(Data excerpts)
· · · · · · ·

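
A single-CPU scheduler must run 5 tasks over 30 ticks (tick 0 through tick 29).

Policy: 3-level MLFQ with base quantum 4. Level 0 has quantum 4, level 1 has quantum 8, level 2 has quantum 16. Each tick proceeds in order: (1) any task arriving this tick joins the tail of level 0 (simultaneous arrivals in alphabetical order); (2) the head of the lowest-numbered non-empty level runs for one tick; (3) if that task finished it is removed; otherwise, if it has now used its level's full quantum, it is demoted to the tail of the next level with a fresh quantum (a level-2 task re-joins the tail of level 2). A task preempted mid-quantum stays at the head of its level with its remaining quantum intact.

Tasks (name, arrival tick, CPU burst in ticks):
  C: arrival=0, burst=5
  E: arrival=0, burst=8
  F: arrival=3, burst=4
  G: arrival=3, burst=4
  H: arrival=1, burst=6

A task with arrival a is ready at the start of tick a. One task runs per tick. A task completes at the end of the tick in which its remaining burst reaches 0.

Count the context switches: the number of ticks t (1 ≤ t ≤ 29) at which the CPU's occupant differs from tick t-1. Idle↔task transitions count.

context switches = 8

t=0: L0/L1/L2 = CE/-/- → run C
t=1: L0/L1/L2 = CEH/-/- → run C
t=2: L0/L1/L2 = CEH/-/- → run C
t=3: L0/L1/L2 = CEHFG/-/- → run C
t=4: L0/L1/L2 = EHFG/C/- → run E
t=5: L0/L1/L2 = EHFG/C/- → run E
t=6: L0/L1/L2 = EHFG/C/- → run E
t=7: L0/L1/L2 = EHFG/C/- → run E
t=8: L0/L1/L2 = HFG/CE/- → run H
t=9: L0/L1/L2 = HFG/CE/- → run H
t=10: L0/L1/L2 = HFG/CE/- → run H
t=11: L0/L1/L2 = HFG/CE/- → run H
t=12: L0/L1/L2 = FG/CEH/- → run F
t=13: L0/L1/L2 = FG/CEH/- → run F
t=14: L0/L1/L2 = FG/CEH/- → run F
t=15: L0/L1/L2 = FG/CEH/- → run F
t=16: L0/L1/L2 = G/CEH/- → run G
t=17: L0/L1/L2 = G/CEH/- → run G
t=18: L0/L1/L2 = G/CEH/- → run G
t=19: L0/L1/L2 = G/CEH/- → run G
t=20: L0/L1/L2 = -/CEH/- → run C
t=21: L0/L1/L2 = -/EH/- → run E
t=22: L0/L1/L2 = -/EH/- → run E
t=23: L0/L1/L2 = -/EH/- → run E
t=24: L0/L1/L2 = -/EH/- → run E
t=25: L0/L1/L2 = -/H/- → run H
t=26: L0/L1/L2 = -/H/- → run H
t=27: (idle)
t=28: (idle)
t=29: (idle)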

· · · · · · ·

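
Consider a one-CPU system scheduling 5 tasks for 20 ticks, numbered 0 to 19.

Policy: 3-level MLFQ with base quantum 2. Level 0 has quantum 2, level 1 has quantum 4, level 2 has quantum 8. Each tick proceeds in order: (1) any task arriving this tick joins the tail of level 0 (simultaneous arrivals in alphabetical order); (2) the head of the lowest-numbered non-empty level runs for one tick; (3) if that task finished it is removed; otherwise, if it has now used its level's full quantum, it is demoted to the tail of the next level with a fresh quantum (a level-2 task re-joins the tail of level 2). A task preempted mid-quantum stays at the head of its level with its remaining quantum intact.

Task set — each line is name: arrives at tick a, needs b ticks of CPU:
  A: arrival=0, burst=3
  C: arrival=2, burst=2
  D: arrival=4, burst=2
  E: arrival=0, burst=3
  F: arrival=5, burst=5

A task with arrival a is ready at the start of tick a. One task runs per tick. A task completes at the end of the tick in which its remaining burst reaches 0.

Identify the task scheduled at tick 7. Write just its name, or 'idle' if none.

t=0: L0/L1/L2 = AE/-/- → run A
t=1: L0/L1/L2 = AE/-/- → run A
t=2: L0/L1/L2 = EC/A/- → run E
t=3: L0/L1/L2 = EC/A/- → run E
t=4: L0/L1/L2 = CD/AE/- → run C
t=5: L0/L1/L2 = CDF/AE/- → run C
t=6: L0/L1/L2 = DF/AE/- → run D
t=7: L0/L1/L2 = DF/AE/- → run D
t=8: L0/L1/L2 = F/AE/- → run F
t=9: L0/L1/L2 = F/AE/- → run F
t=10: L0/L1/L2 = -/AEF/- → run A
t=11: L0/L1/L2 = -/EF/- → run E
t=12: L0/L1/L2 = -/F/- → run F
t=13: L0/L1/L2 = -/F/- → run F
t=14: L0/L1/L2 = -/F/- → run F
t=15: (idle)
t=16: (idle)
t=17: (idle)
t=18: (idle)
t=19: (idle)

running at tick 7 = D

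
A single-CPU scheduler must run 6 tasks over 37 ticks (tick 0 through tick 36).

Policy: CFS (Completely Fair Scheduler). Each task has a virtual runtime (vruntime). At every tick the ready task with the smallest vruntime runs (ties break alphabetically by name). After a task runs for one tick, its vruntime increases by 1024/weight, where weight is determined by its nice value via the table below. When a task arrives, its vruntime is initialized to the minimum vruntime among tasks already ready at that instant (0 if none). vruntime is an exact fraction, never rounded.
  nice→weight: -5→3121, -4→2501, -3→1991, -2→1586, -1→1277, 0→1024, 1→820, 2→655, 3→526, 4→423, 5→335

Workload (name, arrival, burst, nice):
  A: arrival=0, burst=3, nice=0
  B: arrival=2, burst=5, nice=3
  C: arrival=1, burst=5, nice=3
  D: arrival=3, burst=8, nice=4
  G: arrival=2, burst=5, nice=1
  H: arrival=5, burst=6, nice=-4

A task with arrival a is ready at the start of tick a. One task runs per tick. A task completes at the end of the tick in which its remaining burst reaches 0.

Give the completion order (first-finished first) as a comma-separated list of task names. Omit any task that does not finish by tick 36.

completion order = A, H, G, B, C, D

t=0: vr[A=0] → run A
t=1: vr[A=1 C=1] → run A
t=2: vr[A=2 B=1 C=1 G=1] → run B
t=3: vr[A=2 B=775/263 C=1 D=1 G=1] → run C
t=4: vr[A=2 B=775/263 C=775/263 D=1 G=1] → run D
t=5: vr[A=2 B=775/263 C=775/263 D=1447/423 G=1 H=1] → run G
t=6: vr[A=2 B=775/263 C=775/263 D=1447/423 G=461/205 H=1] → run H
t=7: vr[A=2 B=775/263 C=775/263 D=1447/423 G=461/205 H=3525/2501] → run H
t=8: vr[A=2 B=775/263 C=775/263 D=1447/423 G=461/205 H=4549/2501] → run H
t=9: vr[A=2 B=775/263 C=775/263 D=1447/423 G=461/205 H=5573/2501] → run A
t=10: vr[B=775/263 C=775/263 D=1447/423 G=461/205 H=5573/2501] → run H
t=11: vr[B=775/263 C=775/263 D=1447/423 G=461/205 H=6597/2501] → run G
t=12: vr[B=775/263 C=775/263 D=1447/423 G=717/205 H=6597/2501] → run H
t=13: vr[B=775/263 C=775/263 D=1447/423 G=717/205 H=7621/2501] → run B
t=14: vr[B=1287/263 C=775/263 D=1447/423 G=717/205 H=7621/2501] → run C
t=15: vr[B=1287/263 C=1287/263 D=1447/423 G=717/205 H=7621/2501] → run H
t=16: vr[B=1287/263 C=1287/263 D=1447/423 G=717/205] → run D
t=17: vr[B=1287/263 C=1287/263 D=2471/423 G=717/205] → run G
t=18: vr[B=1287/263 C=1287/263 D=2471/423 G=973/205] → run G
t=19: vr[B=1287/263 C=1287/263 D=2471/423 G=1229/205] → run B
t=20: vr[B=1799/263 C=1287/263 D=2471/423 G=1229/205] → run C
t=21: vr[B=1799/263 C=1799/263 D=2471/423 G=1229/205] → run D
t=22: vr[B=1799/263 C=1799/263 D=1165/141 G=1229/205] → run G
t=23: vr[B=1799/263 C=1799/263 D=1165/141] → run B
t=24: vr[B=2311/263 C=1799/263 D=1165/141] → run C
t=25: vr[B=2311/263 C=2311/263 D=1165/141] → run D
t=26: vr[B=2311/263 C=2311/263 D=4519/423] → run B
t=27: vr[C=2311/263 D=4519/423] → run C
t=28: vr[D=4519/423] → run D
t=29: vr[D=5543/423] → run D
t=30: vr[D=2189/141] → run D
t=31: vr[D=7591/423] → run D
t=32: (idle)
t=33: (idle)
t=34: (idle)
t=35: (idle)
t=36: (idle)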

· · · · · · ·

§ TASK TO CARRY OUT
Filter the entries above down to the lines containing the word "single".

§ RESULT FOR THIS TASK
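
A single-CPU scheduler must run 5 tasks over 30 ticks (tick 0 through tick 29).
A single-CPU scheduler must run 6 tasks over 37 ticks (tick 0 through tick 36).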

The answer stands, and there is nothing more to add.